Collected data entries
== Segment start ==

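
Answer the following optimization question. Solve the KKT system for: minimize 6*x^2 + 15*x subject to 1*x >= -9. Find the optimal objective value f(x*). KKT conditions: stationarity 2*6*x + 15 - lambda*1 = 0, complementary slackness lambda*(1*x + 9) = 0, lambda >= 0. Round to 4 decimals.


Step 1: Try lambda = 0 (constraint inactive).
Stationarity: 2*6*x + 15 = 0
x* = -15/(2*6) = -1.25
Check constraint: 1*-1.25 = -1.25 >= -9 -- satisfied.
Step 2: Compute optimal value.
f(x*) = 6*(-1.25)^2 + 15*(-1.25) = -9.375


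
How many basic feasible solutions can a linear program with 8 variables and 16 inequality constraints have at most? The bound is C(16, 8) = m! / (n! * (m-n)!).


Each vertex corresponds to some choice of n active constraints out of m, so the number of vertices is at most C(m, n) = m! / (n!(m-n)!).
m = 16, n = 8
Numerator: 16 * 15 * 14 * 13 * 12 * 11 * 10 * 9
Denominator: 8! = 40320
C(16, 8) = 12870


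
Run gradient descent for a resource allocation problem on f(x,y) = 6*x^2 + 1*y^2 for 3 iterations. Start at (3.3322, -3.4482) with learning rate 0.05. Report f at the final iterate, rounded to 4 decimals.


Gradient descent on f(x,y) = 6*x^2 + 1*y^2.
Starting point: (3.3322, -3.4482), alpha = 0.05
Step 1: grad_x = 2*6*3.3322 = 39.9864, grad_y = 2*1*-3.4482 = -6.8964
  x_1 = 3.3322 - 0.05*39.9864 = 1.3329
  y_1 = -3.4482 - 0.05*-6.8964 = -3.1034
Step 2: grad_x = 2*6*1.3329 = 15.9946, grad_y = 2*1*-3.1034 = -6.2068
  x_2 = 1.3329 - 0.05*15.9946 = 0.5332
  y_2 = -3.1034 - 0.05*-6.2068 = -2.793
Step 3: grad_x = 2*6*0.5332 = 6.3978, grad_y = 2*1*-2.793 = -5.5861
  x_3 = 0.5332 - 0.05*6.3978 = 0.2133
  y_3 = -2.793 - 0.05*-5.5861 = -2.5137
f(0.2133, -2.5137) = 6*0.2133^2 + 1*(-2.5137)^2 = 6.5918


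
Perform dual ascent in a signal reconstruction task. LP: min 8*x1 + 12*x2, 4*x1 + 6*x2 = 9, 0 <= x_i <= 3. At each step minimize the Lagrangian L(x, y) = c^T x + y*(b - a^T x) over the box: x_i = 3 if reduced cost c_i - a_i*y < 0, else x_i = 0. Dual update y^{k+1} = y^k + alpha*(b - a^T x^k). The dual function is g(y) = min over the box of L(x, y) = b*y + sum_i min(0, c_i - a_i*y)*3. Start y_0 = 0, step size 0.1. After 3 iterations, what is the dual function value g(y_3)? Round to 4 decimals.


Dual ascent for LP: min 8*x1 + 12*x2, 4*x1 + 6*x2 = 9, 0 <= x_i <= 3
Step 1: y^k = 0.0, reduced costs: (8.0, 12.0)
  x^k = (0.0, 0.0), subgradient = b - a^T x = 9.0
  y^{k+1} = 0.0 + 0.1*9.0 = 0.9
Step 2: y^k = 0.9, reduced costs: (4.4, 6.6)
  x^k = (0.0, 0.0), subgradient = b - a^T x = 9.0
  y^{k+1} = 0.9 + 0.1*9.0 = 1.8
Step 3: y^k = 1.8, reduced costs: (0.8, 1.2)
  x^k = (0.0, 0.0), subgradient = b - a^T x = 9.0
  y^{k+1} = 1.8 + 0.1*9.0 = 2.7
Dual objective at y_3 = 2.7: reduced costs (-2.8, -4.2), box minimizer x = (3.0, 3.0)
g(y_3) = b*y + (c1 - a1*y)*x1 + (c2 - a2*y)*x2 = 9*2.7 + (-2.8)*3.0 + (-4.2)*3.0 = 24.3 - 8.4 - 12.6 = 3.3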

== Segment end ==

_TASK DESCRIPTION_:
Every record should be repeated exactly; please leave none out.

_ANSWER BOX_:
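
Answer the following optimization question. Solve the KKT system for: minimize 6*x^2 + 15*x subject to 1*x >= -9. Find the optimal objective value f(x*). KKT conditions: stationarity 2*6*x + 15 - lambda*1 = 0, complementary slackness lambda*(1*x + 9) = 0, lambda >= 0. Round to 4 decimals.


Step 1: Try lambda = 0 (constraint inactive).
Stationarity: 2*6*x + 15 = 0
x* = -15/(2*6) = -1.25
Check constraint: 1*-1.25 = -1.25 >= -9 -- satisfied.
Step 2: Compute optimal value.
f(x*) = 6*(-1.25)^2 + 15*(-1.25) = -9.375


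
How many basic feasible solutions can a linear program with 8 variables and 16 inequality constraints have at most? The bound is C(16, 8) = m! / (n! * (m-n)!).


Each vertex corresponds to some choice of n active constraints out of m, so the number of vertices is at most C(m, n) = m! / (n!(m-n)!).
m = 16, n = 8
Numerator: 16 * 15 * 14 * 13 * 12 * 11 * 10 * 9
Denominator: 8! = 40320
C(16, 8) = 12870


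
Run gradient descent for a resource allocation problem on f(x,y) = 6*x^2 + 1*y^2 for 3 iterations. Start at (3.3322, -3.4482) with learning rate 0.05. Report f at the final iterate, rounded to 4 decimals.


Gradient descent on f(x,y) = 6*x^2 + 1*y^2.
Starting point: (3.3322, -3.4482), alpha = 0.05
Step 1: grad_x = 2*6*3.3322 = 39.9864, grad_y = 2*1*-3.4482 = -6.8964
  x_1 = 3.3322 - 0.05*39.9864 = 1.3329
  y_1 = -3.4482 - 0.05*-6.8964 = -3.1034
Step 2: grad_x = 2*6*1.3329 = 15.9946, grad_y = 2*1*-3.1034 = -6.2068
  x_2 = 1.3329 - 0.05*15.9946 = 0.5332
  y_2 = -3.1034 - 0.05*-6.2068 = -2.793
Step 3: grad_x = 2*6*0.5332 = 6.3978, grad_y = 2*1*-2.793 = -5.5861
  x_3 = 0.5332 - 0.05*6.3978 = 0.2133
  y_3 = -2.793 - 0.05*-5.5861 = -2.5137
f(0.2133, -2.5137) = 6*0.2133^2 + 1*(-2.5137)^2 = 6.5918


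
Perform dual ascent in a signal reconstruction task. LP: min 8*x1 + 12*x2, 4*x1 + 6*x2 = 9, 0 <= x_i <= 3. At each step minimize the Lagrangian L(x, y) = c^T x + y*(b - a^T x) over the box: x_i = 3 if reduced cost c_i - a_i*y < 0, else x_i = 0. Dual update y^{k+1} = y^k + alpha*(b - a^T x^k). The dual function is g(y) = min over the box of L(x, y) = b*y + sum_i min(0, c_i - a_i*y)*3. Start y_0 = 0, step size 0.1. After 3 iterations, what is the dual function value g(y_3)? Round to 4 decimals.


Dual ascent for LP: min 8*x1 + 12*x2, 4*x1 + 6*x2 = 9, 0 <= x_i <= 3
Step 1: y^k = 0.0, reduced costs: (8.0, 12.0)
  x^k = (0.0, 0.0), subgradient = b - a^T x = 9.0
  y^{k+1} = 0.0 + 0.1*9.0 = 0.9
Step 2: y^k = 0.9, reduced costs: (4.4, 6.6)
  x^k = (0.0, 0.0), subgradient = b - a^T x = 9.0
  y^{k+1} = 0.9 + 0.1*9.0 = 1.8
Step 3: y^k = 1.8, reduced costs: (0.8, 1.2)
  x^k = (0.0, 0.0), subgradient = b - a^T x = 9.0
  y^{k+1} = 1.8 + 0.1*9.0 = 2.7
Dual objective at y_3 = 2.7: reduced costs (-2.8, -4.2), box minimizer x = (3.0, 3.0)
g(y_3) = b*y + (c1 - a1*y)*x1 + (c2 - a2*y)*x2 = 9*2.7 + (-2.8)*3.0 + (-4.2)*3.0 = 24.3 - 8.4 - 12.6 = 3.3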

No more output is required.